**EXERCISE OBJECTIVE:** Transcribe the data that follows, exactly and in full.

**INPUT RECORDS:**
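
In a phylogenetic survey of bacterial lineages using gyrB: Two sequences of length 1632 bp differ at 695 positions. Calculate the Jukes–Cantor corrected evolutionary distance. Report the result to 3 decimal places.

0.629

p = 695/1632 ≈ 0.425858.
d = −(3/4) ln(1 − 4p/3) = −0.75 ln(1 − 0.567811) = −0.75 ln(0.432189)
  = −0.75 × (-0.838892) = 0.629169 substitutions/site.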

**ANSWER TO THE PROBLEM:**
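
In a phylogenetic survey of bacterial lineages using gyrB: Two sequences of length 1632 bp differ at 695 positions. Calculate the Jukes–Cantor corrected evolutionary distance. Report the result to 3 decimal places.

0.629

p = 695/1632 ≈ 0.425858.
d = −(3/4) ln(1 − 4p/3) = −0.75 ln(1 − 0.567811) = −0.75 ln(0.432189)
  = −0.75 × (-0.838892) = 0.629169 substitutions/site.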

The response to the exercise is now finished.